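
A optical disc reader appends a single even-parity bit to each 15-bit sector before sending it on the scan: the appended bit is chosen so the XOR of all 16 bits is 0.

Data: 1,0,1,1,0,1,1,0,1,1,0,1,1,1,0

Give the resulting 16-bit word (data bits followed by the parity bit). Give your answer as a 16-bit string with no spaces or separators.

XOR of the 15 data bits: 1⊕0⊕1⊕1⊕0⊕1⊕1⊕0⊕1⊕1⊕0⊕1⊕1⊕1⊕0 = 0
Parity bit = 0 (so all 16 bits XOR to 0).

1011011011011100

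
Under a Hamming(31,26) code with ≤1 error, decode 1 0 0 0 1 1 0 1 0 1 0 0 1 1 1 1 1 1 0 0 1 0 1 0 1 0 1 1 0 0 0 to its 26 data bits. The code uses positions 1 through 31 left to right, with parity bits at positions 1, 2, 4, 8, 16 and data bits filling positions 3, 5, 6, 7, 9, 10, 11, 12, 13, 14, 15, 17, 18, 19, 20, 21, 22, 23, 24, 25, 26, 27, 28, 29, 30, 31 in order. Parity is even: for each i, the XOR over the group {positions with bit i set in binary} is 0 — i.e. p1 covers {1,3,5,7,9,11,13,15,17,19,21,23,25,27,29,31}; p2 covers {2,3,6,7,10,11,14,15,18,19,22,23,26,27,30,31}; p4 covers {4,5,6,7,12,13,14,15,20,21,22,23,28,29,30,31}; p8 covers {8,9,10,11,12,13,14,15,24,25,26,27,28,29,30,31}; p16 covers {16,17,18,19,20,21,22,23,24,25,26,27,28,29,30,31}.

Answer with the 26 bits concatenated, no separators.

11100100111110010101011000

s1 (pos 1,3,5,7,9,11,13,15,17,19,21,23,25,27,29,31): 1⊕0⊕1⊕0⊕0⊕0⊕1⊕1⊕1⊕0⊕1⊕1⊕1⊕1⊕0⊕0 = 1
s2 (pos 2,3,6,7,10,11,14,15,18,19,22,23,26,27,30,31): 0⊕0⊕1⊕0⊕1⊕0⊕1⊕1⊕1⊕0⊕0⊕1⊕0⊕1⊕0⊕0 = 1
s4 (pos 4,5,6,7,12,13,14,15,20,21,22,23,28,29,30,31): 0⊕1⊕1⊕0⊕0⊕1⊕1⊕1⊕0⊕1⊕0⊕1⊕1⊕0⊕0⊕0 = 0
s8 (pos 8,9,10,11,12,13,14,15,24,25,26,27,28,29,30,31): 1⊕0⊕1⊕0⊕0⊕1⊕1⊕1⊕0⊕1⊕0⊕1⊕1⊕0⊕0⊕0 = 0
s16 (pos 16,17,18,19,20,21,22,23,24,25,26,27,28,29,30,31): 1⊕1⊕1⊕0⊕0⊕1⊕0⊕1⊕0⊕1⊕0⊕1⊕1⊕0⊕0⊕0 = 0
Syndrome s16…s1 = 00011 → error at position 3.
Flip position 3: 1000110101001111110010101011000 → 1010110101001111110010101011000
Read data bits from positions 3,5,6,7,9,10,11,12,13,14,15,17,18,19,20,21,22,23,24,25,26,27,28,29,30,31: 11100100111110010101011000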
= = = = =
» **Work to complete**
Output the lines from the one with "Under a Hamming(31,26)" to the final line of the entries above, exactly as they stand, please, and nothing else.

» **Solution for this problem**
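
Under a Hamming(31,26) code with ≤1 error, decode 1 0 0 0 1 1 0 1 0 1 0 0 1 1 1 1 1 1 0 0 1 0 1 0 1 0 1 1 0 0 0 to its 26 data bits. The code uses positions 1 through 31 left to right, with parity bits at positions 1, 2, 4, 8, 16 and data bits filling positions 3, 5, 6, 7, 9, 10, 11, 12, 13, 14, 15, 17, 18, 19, 20, 21, 22, 23, 24, 25, 26, 27, 28, 29, 30, 31 in order. Parity is even: for each i, the XOR over the group {positions with bit i set in binary} is 0 — i.e. p1 covers {1,3,5,7,9,11,13,15,17,19,21,23,25,27,29,31}; p2 covers {2,3,6,7,10,11,14,15,18,19,22,23,26,27,30,31}; p4 covers {4,5,6,7,12,13,14,15,20,21,22,23,28,29,30,31}; p8 covers {8,9,10,11,12,13,14,15,24,25,26,27,28,29,30,31}; p16 covers {16,17,18,19,20,21,22,23,24,25,26,27,28,29,30,31}.

Answer with the 26 bits concatenated, no separators.

11100100111110010101011000

s1 (pos 1,3,5,7,9,11,13,15,17,19,21,23,25,27,29,31): 1⊕0⊕1⊕0⊕0⊕0⊕1⊕1⊕1⊕0⊕1⊕1⊕1⊕1⊕0⊕0 = 1
s2 (pos 2,3,6,7,10,11,14,15,18,19,22,23,26,27,30,31): 0⊕0⊕1⊕0⊕1⊕0⊕1⊕1⊕1⊕0⊕0⊕1⊕0⊕1⊕0⊕0 = 1
s4 (pos 4,5,6,7,12,13,14,15,20,21,22,23,28,29,30,31): 0⊕1⊕1⊕0⊕0⊕1⊕1⊕1⊕0⊕1⊕0⊕1⊕1⊕0⊕0⊕0 = 0
s8 (pos 8,9,10,11,12,13,14,15,24,25,26,27,28,29,30,31): 1⊕0⊕1⊕0⊕0⊕1⊕1⊕1⊕0⊕1⊕0⊕1⊕1⊕0⊕0⊕0 = 0
s16 (pos 16,17,18,19,20,21,22,23,24,25,26,27,28,29,30,31): 1⊕1⊕1⊕0⊕0⊕1⊕0⊕1⊕0⊕1⊕0⊕1⊕1⊕0⊕0⊕0 = 0
Syndrome s16…s1 = 00011 → error at position 3.
Flip position 3: 1000110101001111110010101011000 → 1010110101001111110010101011000
Read data bits from positions 3,5,6,7,9,10,11,12,13,14,15,17,18,19,20,21,22,23,24,25,26,27,28,29,30,31: 11100100111110010101011000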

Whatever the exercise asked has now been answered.